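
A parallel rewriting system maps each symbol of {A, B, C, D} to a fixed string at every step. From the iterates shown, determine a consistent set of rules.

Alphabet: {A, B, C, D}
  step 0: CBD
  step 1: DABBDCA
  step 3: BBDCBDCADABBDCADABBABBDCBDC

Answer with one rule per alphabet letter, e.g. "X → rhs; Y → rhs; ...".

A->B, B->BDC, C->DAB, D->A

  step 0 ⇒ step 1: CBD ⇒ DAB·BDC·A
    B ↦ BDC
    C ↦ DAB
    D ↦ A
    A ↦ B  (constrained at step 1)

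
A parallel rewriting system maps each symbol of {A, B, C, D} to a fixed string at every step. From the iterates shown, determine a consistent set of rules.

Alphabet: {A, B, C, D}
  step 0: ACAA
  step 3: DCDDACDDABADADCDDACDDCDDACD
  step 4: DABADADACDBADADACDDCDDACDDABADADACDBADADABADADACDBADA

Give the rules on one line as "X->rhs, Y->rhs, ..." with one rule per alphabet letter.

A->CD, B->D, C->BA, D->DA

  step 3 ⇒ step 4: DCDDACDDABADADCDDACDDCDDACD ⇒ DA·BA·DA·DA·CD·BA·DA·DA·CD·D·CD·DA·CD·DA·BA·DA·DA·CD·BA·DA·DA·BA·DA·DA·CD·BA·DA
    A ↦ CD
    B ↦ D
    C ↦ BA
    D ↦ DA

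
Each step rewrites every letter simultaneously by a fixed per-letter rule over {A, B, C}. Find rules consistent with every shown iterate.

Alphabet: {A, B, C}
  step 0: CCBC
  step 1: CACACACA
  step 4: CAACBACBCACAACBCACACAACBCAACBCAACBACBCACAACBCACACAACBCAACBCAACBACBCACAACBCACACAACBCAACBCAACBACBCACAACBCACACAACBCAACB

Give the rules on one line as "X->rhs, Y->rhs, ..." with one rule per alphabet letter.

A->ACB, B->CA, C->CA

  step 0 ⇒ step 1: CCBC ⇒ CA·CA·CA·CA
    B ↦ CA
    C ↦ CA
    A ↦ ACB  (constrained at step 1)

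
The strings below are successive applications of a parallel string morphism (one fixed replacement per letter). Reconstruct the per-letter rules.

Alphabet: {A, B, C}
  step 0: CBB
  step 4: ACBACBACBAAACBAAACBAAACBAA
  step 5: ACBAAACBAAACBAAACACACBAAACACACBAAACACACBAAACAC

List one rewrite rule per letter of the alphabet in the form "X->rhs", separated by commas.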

**REQUIREMENT**
Take the listing above and set it down exactly.

**WRITTEN ANSWER**
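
A parallel rewriting system maps each symbol of {A, B, C, D} to a fixed string at every step. From the iterates shown, determine a consistent set of rules.

Alphabet: {A, B, C, D}
  step 0: CBD
  step 1: DABBDCA
  step 3: BBDCBDCADABBDCADABBABBDCBDC

Answer with one rule per alphabet letter, e.g. "X → rhs; Y → rhs; ...".

A->B, B->BDC, C->DAB, D->A

  step 0 ⇒ step 1: CBD ⇒ DAB·BDC·A
    B ↦ BDC
    C ↦ DAB
    D ↦ A
    A ↦ B  (constrained at step 1)

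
A parallel rewriting system maps each symbol of {A, B, C, D} to a fixed string at every step. From the iterates shown, determine a consistent set of rules.

Alphabet: {A, B, C, D}
  step 0: ACAA
  step 3: DCDDACDDABADADCDDACDDCDDACD
  step 4: DABADADACDBADADACDDCDDACDDABADADACDBADADABADADACDBADA

Give the rules on one line as "X->rhs, Y->rhs, ..." with one rule per alphabet letter.

A->CD, B->D, C->BA, D->DA

  step 3 ⇒ step 4: DCDDACDDABADADCDDACDDCDDACD ⇒ DA·BA·DA·DA·CD·BA·DA·DA·CD·D·CD·DA·CD·DA·BA·DA·DA·CD·BA·DA·DA·BA·DA·DA·CD·BA·DA
    A ↦ CD
    B ↦ D
    C ↦ BA
    D ↦ DA

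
Each step rewrites every letter simultaneously by a fixed per-letter rule over {A, B, C}. Find rules consistent with every shown iterate.

Alphabet: {A, B, C}
  step 0: CCBC
  step 1: CACACACA
  step 4: CAACBACBCACAACBCACACAACBCAACBCAACBACBCACAACBCACACAACBCAACBCAACBACBCACAACBCACACAACBCAACBCAACBACBCACAACBCACACAACBCAACB

Give the rules on one line as "X->rhs, Y->rhs, ..." with one rule per alphabet letter.

A->ACB, B->CA, C->CA

  step 0 ⇒ step 1: CCBC ⇒ CA·CA·CA·CA
    B ↦ CA
    C ↦ CA
    A ↦ ACB  (constrained at step 1)

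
The strings below are successive applications of a parallel string morphism (one fixed replacement per letter). Reconstruct the per-letter rules.

Alphabet: {A, B, C}
  step 0: CBB
  step 4: ACBACBACBAAACBAAACBAAACBAA
  step 5: ACBAAACBAAACBAAACACACBAAACACACBAAACACACBAAACAC

List one rewrite rule per letter of the alphabet in the form "X->rhs", separated by commas.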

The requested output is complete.